(Collected data entries)
****

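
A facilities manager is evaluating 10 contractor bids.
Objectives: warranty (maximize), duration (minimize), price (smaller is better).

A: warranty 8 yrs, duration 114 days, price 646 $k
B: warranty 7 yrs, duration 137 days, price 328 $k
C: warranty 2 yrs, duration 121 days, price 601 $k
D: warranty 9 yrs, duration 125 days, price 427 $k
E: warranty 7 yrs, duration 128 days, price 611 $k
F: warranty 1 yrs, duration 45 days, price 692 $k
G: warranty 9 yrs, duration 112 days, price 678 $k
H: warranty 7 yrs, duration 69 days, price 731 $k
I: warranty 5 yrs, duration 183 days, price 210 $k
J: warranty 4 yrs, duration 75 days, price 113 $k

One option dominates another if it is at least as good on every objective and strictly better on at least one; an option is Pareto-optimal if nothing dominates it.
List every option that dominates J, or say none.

A: worse on duration (114 vs 75).
B: worse on duration (137 vs 75).
C: worse on warranty (2 vs 4).
D: worse on duration (125 vs 75).
E: worse on duration (128 vs 75).
F: worse on warranty (1 vs 4).
G: worse on duration (112 vs 75).
H: worse on price (731 vs 113).
I: worse on duration (183 vs 75).
No option dominates J.

none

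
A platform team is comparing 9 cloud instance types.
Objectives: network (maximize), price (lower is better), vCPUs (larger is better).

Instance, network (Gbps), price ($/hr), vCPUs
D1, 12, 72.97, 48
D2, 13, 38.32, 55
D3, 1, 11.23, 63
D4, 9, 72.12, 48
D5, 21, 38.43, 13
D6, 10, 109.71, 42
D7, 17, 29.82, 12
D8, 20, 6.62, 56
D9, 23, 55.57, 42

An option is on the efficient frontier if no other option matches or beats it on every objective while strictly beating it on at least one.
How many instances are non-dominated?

4

D1: dominated by D2 (network 13≥12, price 38.32≤72.97, vCPUs 55≥48).
D2: dominated by D8 (network 20≥13, price 6.62≤38.32, vCPUs 56≥55).
D3: not dominated (best vCPUs).
D4: dominated by D2 (network 13≥9, price 38.32≤72.12, vCPUs 55≥48).
D5: not dominated.
D6: dominated by D1 (network 12≥10, price 72.97≤109.71, vCPUs 48≥42).
D7: dominated by D8 (network 20≥17, price 6.62≤29.82, vCPUs 56≥12).
D8: not dominated (best price).
D9: not dominated (best network).
Pareto-optimal: D3, D5, D8, D9 → 4.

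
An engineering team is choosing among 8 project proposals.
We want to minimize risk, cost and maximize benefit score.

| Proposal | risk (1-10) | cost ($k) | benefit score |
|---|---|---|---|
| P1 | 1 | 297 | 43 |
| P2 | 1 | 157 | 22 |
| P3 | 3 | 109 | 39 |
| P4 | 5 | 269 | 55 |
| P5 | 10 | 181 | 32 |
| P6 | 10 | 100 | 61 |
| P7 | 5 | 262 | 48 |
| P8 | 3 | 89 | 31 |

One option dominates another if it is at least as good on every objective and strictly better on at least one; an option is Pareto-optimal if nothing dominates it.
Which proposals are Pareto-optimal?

P1, P2, P3, P4, P6, P7, P8

P1: not dominated.
P2: not dominated.
P3: not dominated.
P4: not dominated.
P5: dominated by P3 (risk 3≤10, cost 109≤181, benefit score 39≥32).
P6: not dominated (best benefit score).
P7: not dominated.
P8: not dominated (best cost).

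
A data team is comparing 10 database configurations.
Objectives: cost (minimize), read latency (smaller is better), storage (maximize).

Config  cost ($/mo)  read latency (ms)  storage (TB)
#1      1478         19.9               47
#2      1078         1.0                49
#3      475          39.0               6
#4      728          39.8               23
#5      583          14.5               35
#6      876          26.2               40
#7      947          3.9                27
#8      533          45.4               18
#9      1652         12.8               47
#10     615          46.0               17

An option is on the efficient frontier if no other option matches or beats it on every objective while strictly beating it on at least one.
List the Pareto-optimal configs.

#1: dominated by #2 (cost 1078≤1478, read latency 1.0≤19.9, storage 49≥47).
#2: not dominated (best read latency).
#3: not dominated (best cost).
#4: dominated by #5 (cost 583≤728, read latency 14.5≤39.8, storage 35≥23).
#5: not dominated.
#6: not dominated.
#7: not dominated.
#8: not dominated.
#9: dominated by #2 (cost 1078≤1652, read latency 1.0≤12.8, storage 49≥47).
#10: dominated by #5 (cost 583≤615, read latency 14.5≤46.0, storage 35≥17).

#2, #3, #5, #6, #7, #8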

****

Task to complete: Take the entries above and transcribe them in full.

Your response:
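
A facilities manager is evaluating 10 contractor bids.
Objectives: warranty (maximize), duration (minimize), price (smaller is better).

A: warranty 8 yrs, duration 114 days, price 646 $k
B: warranty 7 yrs, duration 137 days, price 328 $k
C: warranty 2 yrs, duration 121 days, price 601 $k
D: warranty 9 yrs, duration 125 days, price 427 $k
E: warranty 7 yrs, duration 128 days, price 611 $k
F: warranty 1 yrs, duration 45 days, price 692 $k
G: warranty 9 yrs, duration 112 days, price 678 $k
H: warranty 7 yrs, duration 69 days, price 731 $k
I: warranty 5 yrs, duration 183 days, price 210 $k
J: warranty 4 yrs, duration 75 days, price 113 $k

One option dominates another if it is at least as good on every objective and strictly better on at least one; an option is Pareto-optimal if nothing dominates it.
List every option that dominates J, or say none.

A: worse on duration (114 vs 75).
B: worse on duration (137 vs 75).
C: worse on warranty (2 vs 4).
D: worse on duration (125 vs 75).
E: worse on duration (128 vs 75).
F: worse on warranty (1 vs 4).
G: worse on duration (112 vs 75).
H: worse on price (731 vs 113).
I: worse on duration (183 vs 75).
No option dominates J.

none

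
A platform team is comparing 9 cloud instance types.
Objectives: network (maximize), price (lower is better), vCPUs (larger is better).

Instance, network (Gbps), price ($/hr), vCPUs
D1, 12, 72.97, 48
D2, 13, 38.32, 55
D3, 1, 11.23, 63
D4, 9, 72.12, 48
D5, 21, 38.43, 13
D6, 10, 109.71, 42
D7, 17, 29.82, 12
D8, 20, 6.62, 56
D9, 23, 55.57, 42

An option is on the efficient frontier if no other option matches or beats it on every objective while strictly beating it on at least one.
How many instances are non-dominated?

4

D1: dominated by D2 (network 13≥12, price 38.32≤72.97, vCPUs 55≥48).
D2: dominated by D8 (network 20≥13, price 6.62≤38.32, vCPUs 56≥55).
D3: not dominated (best vCPUs).
D4: dominated by D2 (network 13≥9, price 38.32≤72.12, vCPUs 55≥48).
D5: not dominated.
D6: dominated by D1 (network 12≥10, price 72.97≤109.71, vCPUs 48≥42).
D7: dominated by D8 (network 20≥17, price 6.62≤29.82, vCPUs 56≥12).
D8: not dominated (best price).
D9: not dominated (best network).
Pareto-optimal: D3, D5, D8, D9 → 4.

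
An engineering team is choosing among 8 project proposals.
We want to minimize risk, cost and maximize benefit score.

| Proposal | risk (1-10) | cost ($k) | benefit score |
|---|---|---|---|
| P1 | 1 | 297 | 43 |
| P2 | 1 | 157 | 22 |
| P3 | 3 | 109 | 39 |
| P4 | 5 | 269 | 55 |
| P5 | 10 | 181 | 32 |
| P6 | 10 | 100 | 61 |
| P7 | 5 | 262 | 48 |
| P8 | 3 | 89 | 31 |

One option dominates another if it is at least as good on every objective and strictly better on at least one; an option is Pareto-optimal if nothing dominates it.
Which proposals are Pareto-optimal?

P1, P2, P3, P4, P6, P7, P8

P1: not dominated.
P2: not dominated.
P3: not dominated.
P4: not dominated.
P5: dominated by P3 (risk 3≤10, cost 109≤181, benefit score 39≥32).
P6: not dominated (best benefit score).
P7: not dominated.
P8: not dominated (best cost).

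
A data team is comparing 10 database configurations.
Objectives: cost (minimize), read latency (smaller is better), storage (maximize).

Config  cost ($/mo)  read latency (ms)  storage (TB)
#1      1478         19.9               47
#2      1078         1.0                49
#3      475          39.0               6
#4      728          39.8               23
#5      583          14.5               35
#6      876          26.2               40
#7      947          3.9                27
#8      533          45.4               18
#9      1652         12.8               47
#10     615          46.0               17

An option is on the efficient frontier if no other option matches or beats it on every objective while strictly beating it on at least one.
List the Pareto-optimal configs.

#1: dominated by #2 (cost 1078≤1478, read latency 1.0≤19.9, storage 49≥47).
#2: not dominated (best read latency).
#3: not dominated (best cost).
#4: dominated by #5 (cost 583≤728, read latency 14.5≤39.8, storage 35≥23).
#5: not dominated.
#6: not dominated.
#7: not dominated.
#8: not dominated.
#9: dominated by #2 (cost 1078≤1652, read latency 1.0≤12.8, storage 49≥47).
#10: dominated by #5 (cost 583≤615, read latency 14.5≤46.0, storage 35≥17).

#2, #3, #5, #6, #7, #8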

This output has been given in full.